TASK OBJECTIVE :: The entries must be restated exactly as written.

────────

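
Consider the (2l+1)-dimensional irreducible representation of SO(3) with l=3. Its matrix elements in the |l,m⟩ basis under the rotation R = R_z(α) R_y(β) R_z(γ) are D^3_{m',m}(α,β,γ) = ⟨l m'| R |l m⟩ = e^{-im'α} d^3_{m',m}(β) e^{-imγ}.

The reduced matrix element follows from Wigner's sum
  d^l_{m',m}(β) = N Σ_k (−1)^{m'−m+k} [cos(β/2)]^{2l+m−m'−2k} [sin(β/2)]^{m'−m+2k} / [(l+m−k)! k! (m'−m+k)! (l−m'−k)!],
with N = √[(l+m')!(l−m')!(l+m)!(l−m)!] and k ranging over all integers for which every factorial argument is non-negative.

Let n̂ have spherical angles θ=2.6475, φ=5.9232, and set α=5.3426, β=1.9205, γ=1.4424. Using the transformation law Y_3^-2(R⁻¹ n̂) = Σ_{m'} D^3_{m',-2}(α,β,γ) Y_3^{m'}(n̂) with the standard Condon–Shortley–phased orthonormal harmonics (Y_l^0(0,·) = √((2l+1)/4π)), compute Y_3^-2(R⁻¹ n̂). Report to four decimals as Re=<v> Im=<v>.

Re=-0.2104 Im=0.3114

Need the full column D^3_{m',-2} for m'=−3..3 at α=5.3426, β=1.9205, γ=1.4424.
cos(β/2)=0.573315, sin(β/2)=0.819335
d^3_{-3,-2}: single k=1 term ⇒ +0.124309;  D = +0.124063+0.007832i
d^3_{-2,-2}: k∈[0..1] ⇒ +0.035511 -0.362632 = -0.327122;  D = -0.175744-0.275903i
d^3_{-1,-2}: k∈[0..1] ⇒ -0.160483 +0.655533 = +0.495050;  D = -0.180595+0.460934i
d^3_{0,-2}: k∈[0..1] ⇒ +0.397244 -0.811322 = -0.414078;  D = +0.400500-0.105167i
d^3_{1,-2}: k∈[0..1] ⇒ -0.655533 +0.669423 = +0.013890;  D = -0.010767-0.008775i
d^3_{2,-2}: k∈[0..1] ⇒ +0.740632 -0.302530 = +0.438102;  D = +0.023463-0.437473i
d^3_{3,-2}: single k=0 term ⇒ -0.518533;  D = -0.434689+0.282705i
Y_3^{m'}(θ=2.6475,φ=5.9232) and Σ D·Y over m':
  (+0.1241+0.0078i)·(+0.0210+0.0392i)  (-0.1757-0.2759i)·(-0.1521-0.1334i)  (-0.1806+0.4609i)·(+0.4125+0.1552i)  (+0.4005-0.1052i)·(-0.2876+0.0000i)  (-0.0108-0.0088i)·(-0.4125+0.1552i)  (+0.0235-0.4375i)·(-0.1521+0.1334i)  (-0.4347+0.2827i)·(-0.0210+0.0392i)
Y_3^-2(R⁻¹ n̂) = -0.210402+0.311431i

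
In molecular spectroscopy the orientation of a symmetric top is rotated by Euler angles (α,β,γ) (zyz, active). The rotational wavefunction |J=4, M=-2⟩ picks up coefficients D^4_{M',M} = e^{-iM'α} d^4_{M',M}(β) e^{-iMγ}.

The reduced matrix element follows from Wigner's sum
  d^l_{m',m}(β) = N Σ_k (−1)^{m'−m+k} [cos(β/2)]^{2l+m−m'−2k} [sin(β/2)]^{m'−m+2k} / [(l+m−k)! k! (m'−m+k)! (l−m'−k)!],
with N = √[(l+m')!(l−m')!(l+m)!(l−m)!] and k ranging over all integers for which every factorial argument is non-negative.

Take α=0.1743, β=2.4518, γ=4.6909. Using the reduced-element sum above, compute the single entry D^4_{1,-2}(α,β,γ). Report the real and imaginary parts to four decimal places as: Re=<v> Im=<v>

Split into d^4_{1,-2}(β=2.4518) × two z-phases.
c=cos(2.4518/2)=0.338099, s=sin(2.4518/2)=0.941111; N=√[120·6·2·720]=1018.233765
Admissible k: 0..2 (factorial args all ≥0)
  k=0: (−1)^3·1018.2338/(72)·0.3381^5·0.9411^3 = -0.052078
  k=1: (−1)^4·1018.2338/(48)·0.3381^3·0.9411^5 = +0.605259
  k=2: (−1)^5·1018.2338/(240)·0.3381^1·0.9411^7 = -0.937918
d^4_{1,-2}(2.4518) = -0.052078 +0.605259 -0.937918 = -0.384737
D = (+0.984848-0.173419i)·(-0.384737)·(-0.999077+0.042965i) = +0.375691-0.082939i

Re=0.3757 Im=-0.0829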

────────

ANSWER TO THE PROBLEM ::
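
Consider the (2l+1)-dimensional irreducible representation of SO(3) with l=3. Its matrix elements in the |l,m⟩ basis under the rotation R = R_z(α) R_y(β) R_z(γ) are D^3_{m',m}(α,β,γ) = ⟨l m'| R |l m⟩ = e^{-im'α} d^3_{m',m}(β) e^{-imγ}.

The reduced matrix element follows from Wigner's sum
  d^l_{m',m}(β) = N Σ_k (−1)^{m'−m+k} [cos(β/2)]^{2l+m−m'−2k} [sin(β/2)]^{m'−m+2k} / [(l+m−k)! k! (m'−m+k)! (l−m'−k)!],
with N = √[(l+m')!(l−m')!(l+m)!(l−m)!] and k ranging over all integers for which every factorial argument is non-negative.

Let n̂ have spherical angles θ=2.6475, φ=5.9232, and set α=5.3426, β=1.9205, γ=1.4424. Using the transformation law Y_3^-2(R⁻¹ n̂) = Σ_{m'} D^3_{m',-2}(α,β,γ) Y_3^{m'}(n̂) with the standard Condon–Shortley–phased orthonormal harmonics (Y_l^0(0,·) = √((2l+1)/4π)), compute Y_3^-2(R⁻¹ n̂). Report to four decimals as Re=<v> Im=<v>.

Re=-0.2104 Im=0.3114

Need the full column D^3_{m',-2} for m'=−3..3 at α=5.3426, β=1.9205, γ=1.4424.
cos(β/2)=0.573315, sin(β/2)=0.819335
d^3_{-3,-2}: single k=1 term ⇒ +0.124309;  D = +0.124063+0.007832i
d^3_{-2,-2}: k∈[0..1] ⇒ +0.035511 -0.362632 = -0.327122;  D = -0.175744-0.275903i
d^3_{-1,-2}: k∈[0..1] ⇒ -0.160483 +0.655533 = +0.495050;  D = -0.180595+0.460934i
d^3_{0,-2}: k∈[0..1] ⇒ +0.397244 -0.811322 = -0.414078;  D = +0.400500-0.105167i
d^3_{1,-2}: k∈[0..1] ⇒ -0.655533 +0.669423 = +0.013890;  D = -0.010767-0.008775i
d^3_{2,-2}: k∈[0..1] ⇒ +0.740632 -0.302530 = +0.438102;  D = +0.023463-0.437473i
d^3_{3,-2}: single k=0 term ⇒ -0.518533;  D = -0.434689+0.282705i
Y_3^{m'}(θ=2.6475,φ=5.9232) and Σ D·Y over m':
  (+0.1241+0.0078i)·(+0.0210+0.0392i)  (-0.1757-0.2759i)·(-0.1521-0.1334i)  (-0.1806+0.4609i)·(+0.4125+0.1552i)  (+0.4005-0.1052i)·(-0.2876+0.0000i)  (-0.0108-0.0088i)·(-0.4125+0.1552i)  (+0.0235-0.4375i)·(-0.1521+0.1334i)  (-0.4347+0.2827i)·(-0.0210+0.0392i)
Y_3^-2(R⁻¹ n̂) = -0.210402+0.311431i

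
In molecular spectroscopy the orientation of a symmetric top is rotated by Euler angles (α,β,γ) (zyz, active). The rotational wavefunction |J=4, M=-2⟩ picks up coefficients D^4_{M',M} = e^{-iM'α} d^4_{M',M}(β) e^{-iMγ}.

The reduced matrix element follows from Wigner's sum
  d^l_{m',m}(β) = N Σ_k (−1)^{m'−m+k} [cos(β/2)]^{2l+m−m'−2k} [sin(β/2)]^{m'−m+2k} / [(l+m−k)! k! (m'−m+k)! (l−m'−k)!],
with N = √[(l+m')!(l−m')!(l+m)!(l−m)!] and k ranging over all integers for which every factorial argument is non-negative.

Take α=0.1743, β=2.4518, γ=4.6909. Using the reduced-element sum above, compute the single entry D^4_{1,-2}(α,β,γ). Report the real and imaginary parts to four decimal places as: Re=<v> Im=<v>

Split into d^4_{1,-2}(β=2.4518) × two z-phases.
c=cos(2.4518/2)=0.338099, s=sin(2.4518/2)=0.941111; N=√[120·6·2·720]=1018.233765
Admissible k: 0..2 (factorial args all ≥0)
  k=0: (−1)^3·1018.2338/(72)·0.3381^5·0.9411^3 = -0.052078
  k=1: (−1)^4·1018.2338/(48)·0.3381^3·0.9411^5 = +0.605259
  k=2: (−1)^5·1018.2338/(240)·0.3381^1·0.9411^7 = -0.937918
d^4_{1,-2}(2.4518) = -0.052078 +0.605259 -0.937918 = -0.384737
D = (+0.984848-0.173419i)·(-0.384737)·(-0.999077+0.042965i) = +0.375691-0.082939i

Re=0.3757 Im=-0.0829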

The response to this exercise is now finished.